» What you have to do: Could you transcribe the whole listing, keeping every line exactly the same?

** Opening Input block **

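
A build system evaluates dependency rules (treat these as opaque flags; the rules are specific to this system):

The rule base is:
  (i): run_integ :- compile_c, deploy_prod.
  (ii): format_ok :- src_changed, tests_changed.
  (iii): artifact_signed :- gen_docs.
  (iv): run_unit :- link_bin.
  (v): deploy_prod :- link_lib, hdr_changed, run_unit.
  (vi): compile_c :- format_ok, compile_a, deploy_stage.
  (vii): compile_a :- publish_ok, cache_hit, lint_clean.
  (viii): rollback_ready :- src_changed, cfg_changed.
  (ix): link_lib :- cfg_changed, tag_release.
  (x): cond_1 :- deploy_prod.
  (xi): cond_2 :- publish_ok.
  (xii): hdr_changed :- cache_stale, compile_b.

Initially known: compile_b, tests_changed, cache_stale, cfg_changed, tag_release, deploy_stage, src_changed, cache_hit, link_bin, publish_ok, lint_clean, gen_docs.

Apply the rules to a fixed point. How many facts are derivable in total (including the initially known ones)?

Round 1: (ii) [format_ok :- src_changed, tests_changed.]; (iii) [artifact_signed :- gen_docs.]; (iv) [run_unit :- link_bin.]; (vii) [compile_a :- publish_ok, cache_hit, lint_clean.]; (viii) [rollback_ready :- src_changed, cfg_changed.]; (ix) [link_lib :- cfg_changed, tag_release.]; (xi) [cond_2 :- publish_ok.]; (xii) [hdr_changed :- cache_stale, compile_b.]. New: format_ok, artifact_signed, run_unit, compile_a, rollback_ready, link_lib, cond_2, hdr_changed.
Round 2: (v) [deploy_prod :- link_lib, hdr_changed, run_unit.]; (vi) [compile_c :- format_ok, compile_a, deploy_stage.]. New: deploy_prod, compile_c.
Round 3: (i) [run_integ :- compile_c, deploy_prod.]; (x) [cond_1 :- deploy_prod.]. New: run_integ, cond_1.
Closure: {artifact_signed, cache_hit, cache_stale, cfg_changed, compile_a, compile_b, compile_c, cond_1, cond_2, deploy_prod, deploy_stage, format_ok, gen_docs, hdr_changed, link_bin, link_lib, lint_clean, publish_ok, rollback_ready, run_integ, run_unit, src_changed, tag_release, tests_changed} — 24 facts.

24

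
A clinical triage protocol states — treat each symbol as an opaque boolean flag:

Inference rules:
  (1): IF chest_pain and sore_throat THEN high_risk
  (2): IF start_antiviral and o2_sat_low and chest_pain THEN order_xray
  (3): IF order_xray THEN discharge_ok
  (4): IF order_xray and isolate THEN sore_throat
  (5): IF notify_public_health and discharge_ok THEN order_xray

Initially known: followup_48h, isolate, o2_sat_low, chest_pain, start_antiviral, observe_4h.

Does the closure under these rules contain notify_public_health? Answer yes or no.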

** Closing Input block **

» Result for this task:
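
A build system evaluates dependency rules (treat these as opaque flags; the rules are specific to this system):

The rule base is:
  (i): run_integ :- compile_c, deploy_prod.
  (ii): format_ok :- src_changed, tests_changed.
  (iii): artifact_signed :- gen_docs.
  (iv): run_unit :- link_bin.
  (v): deploy_prod :- link_lib, hdr_changed, run_unit.
  (vi): compile_c :- format_ok, compile_a, deploy_stage.
  (vii): compile_a :- publish_ok, cache_hit, lint_clean.
  (viii): rollback_ready :- src_changed, cfg_changed.
  (ix): link_lib :- cfg_changed, tag_release.
  (x): cond_1 :- deploy_prod.
  (xi): cond_2 :- publish_ok.
  (xii): hdr_changed :- cache_stale, compile_b.

Initially known: compile_b, tests_changed, cache_stale, cfg_changed, tag_release, deploy_stage, src_changed, cache_hit, link_bin, publish_ok, lint_clean, gen_docs.

Apply the rules to a fixed point. How many facts are derivable in total (including the initially known ones)?

Round 1: (ii) [format_ok :- src_changed, tests_changed.]; (iii) [artifact_signed :- gen_docs.]; (iv) [run_unit :- link_bin.]; (vii) [compile_a :- publish_ok, cache_hit, lint_clean.]; (viii) [rollback_ready :- src_changed, cfg_changed.]; (ix) [link_lib :- cfg_changed, tag_release.]; (xi) [cond_2 :- publish_ok.]; (xii) [hdr_changed :- cache_stale, compile_b.]. New: format_ok, artifact_signed, run_unit, compile_a, rollback_ready, link_lib, cond_2, hdr_changed.
Round 2: (v) [deploy_prod :- link_lib, hdr_changed, run_unit.]; (vi) [compile_c :- format_ok, compile_a, deploy_stage.]. New: deploy_prod, compile_c.
Round 3: (i) [run_integ :- compile_c, deploy_prod.]; (x) [cond_1 :- deploy_prod.]. New: run_integ, cond_1.
Closure: {artifact_signed, cache_hit, cache_stale, cfg_changed, compile_a, compile_b, compile_c, cond_1, cond_2, deploy_prod, deploy_stage, format_ok, gen_docs, hdr_changed, link_bin, link_lib, lint_clean, publish_ok, rollback_ready, run_integ, run_unit, src_changed, tag_release, tests_changed} — 24 facts.

24

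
A clinical triage protocol states — treat each symbol as an opaque boolean flag:

Inference rules:
  (1): IF chest_pain and sore_throat THEN high_risk
  (2): IF start_antiviral and o2_sat_low and chest_pain THEN order_xray
  (3): IF order_xray THEN discharge_ok
  (4): IF order_xray and isolate THEN sore_throat
  (5): IF notify_public_health and discharge_ok THEN order_xray

Initially known: followup_48h, isolate, o2_sat_low, chest_pain, start_antiviral, observe_4h.

Does the closure under these rules contain notify_public_health? Answer yes or no.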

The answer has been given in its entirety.